- [Instructions to follow] Search through the entries for the word "relations" and copy every line that has it.

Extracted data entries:
==============================

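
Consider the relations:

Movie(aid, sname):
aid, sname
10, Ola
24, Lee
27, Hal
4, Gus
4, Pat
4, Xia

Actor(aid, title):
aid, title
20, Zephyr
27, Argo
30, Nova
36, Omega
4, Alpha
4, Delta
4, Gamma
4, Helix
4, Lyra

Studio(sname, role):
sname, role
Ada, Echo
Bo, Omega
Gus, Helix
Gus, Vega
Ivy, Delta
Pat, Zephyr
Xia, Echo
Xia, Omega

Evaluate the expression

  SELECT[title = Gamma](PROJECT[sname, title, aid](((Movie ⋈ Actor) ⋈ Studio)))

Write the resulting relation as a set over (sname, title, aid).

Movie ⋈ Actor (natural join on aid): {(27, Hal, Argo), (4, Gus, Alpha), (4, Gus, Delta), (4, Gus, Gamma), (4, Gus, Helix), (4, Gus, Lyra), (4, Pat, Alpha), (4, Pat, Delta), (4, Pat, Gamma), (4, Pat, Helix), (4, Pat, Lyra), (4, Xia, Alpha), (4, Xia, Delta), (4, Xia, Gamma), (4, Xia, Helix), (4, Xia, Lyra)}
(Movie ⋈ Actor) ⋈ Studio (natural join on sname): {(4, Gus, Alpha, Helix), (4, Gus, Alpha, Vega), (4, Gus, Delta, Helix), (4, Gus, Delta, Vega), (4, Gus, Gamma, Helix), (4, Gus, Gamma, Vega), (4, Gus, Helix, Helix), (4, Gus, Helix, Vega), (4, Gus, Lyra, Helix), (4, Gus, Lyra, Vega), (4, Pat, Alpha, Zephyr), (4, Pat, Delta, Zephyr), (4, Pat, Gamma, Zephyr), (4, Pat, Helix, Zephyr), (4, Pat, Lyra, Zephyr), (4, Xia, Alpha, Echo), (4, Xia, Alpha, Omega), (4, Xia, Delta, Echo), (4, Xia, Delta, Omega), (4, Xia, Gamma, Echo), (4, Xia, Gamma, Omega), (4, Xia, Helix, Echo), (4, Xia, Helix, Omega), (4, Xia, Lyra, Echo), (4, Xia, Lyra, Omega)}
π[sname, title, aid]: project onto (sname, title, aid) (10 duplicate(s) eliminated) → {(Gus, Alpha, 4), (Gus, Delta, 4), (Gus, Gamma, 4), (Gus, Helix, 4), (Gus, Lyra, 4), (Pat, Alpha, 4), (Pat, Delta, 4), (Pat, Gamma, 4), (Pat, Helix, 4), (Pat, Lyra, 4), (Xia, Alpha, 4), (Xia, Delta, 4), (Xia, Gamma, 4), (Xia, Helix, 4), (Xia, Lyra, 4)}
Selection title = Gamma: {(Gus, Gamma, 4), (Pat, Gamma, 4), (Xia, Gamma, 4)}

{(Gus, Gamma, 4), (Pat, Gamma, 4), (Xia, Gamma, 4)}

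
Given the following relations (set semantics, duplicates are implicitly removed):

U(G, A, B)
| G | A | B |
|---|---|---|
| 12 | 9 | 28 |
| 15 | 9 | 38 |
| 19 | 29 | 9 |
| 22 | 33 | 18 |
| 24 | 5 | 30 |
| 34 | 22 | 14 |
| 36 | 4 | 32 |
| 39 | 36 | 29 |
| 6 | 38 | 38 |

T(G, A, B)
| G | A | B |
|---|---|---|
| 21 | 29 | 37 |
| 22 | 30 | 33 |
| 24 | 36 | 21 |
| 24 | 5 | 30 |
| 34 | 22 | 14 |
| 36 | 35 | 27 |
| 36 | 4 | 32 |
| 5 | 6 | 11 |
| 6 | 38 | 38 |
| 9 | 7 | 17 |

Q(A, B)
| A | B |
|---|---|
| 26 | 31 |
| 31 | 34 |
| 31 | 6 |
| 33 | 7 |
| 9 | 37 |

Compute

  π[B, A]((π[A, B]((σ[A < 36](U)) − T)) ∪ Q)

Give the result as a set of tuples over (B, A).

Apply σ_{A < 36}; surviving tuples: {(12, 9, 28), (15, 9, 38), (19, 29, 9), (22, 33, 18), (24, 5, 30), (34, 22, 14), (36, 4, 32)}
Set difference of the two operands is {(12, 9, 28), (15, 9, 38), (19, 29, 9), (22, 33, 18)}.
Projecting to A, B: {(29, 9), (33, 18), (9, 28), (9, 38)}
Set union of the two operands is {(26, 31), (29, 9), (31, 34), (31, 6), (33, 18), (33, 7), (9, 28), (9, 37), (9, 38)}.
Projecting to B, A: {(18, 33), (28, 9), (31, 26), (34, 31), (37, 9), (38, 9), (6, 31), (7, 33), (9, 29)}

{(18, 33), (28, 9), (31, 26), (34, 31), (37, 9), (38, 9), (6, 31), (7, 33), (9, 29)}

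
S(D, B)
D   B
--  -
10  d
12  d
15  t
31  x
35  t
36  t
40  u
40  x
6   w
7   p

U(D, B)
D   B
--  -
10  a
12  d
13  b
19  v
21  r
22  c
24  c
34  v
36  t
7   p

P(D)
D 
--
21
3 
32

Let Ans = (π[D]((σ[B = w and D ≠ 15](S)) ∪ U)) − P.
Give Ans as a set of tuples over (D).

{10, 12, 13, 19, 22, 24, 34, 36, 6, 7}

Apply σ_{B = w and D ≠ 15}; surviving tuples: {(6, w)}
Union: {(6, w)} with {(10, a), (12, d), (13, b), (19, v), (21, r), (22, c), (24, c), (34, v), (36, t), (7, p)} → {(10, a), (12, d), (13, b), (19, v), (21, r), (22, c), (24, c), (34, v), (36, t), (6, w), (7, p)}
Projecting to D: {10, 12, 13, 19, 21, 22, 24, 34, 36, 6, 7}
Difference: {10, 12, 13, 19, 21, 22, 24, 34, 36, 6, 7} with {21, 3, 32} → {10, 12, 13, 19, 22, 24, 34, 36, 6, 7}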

==============================

- [Solution to this exercise]
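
Consider the relations:
Given the following relations (set semantics, duplicates are implicitly removed):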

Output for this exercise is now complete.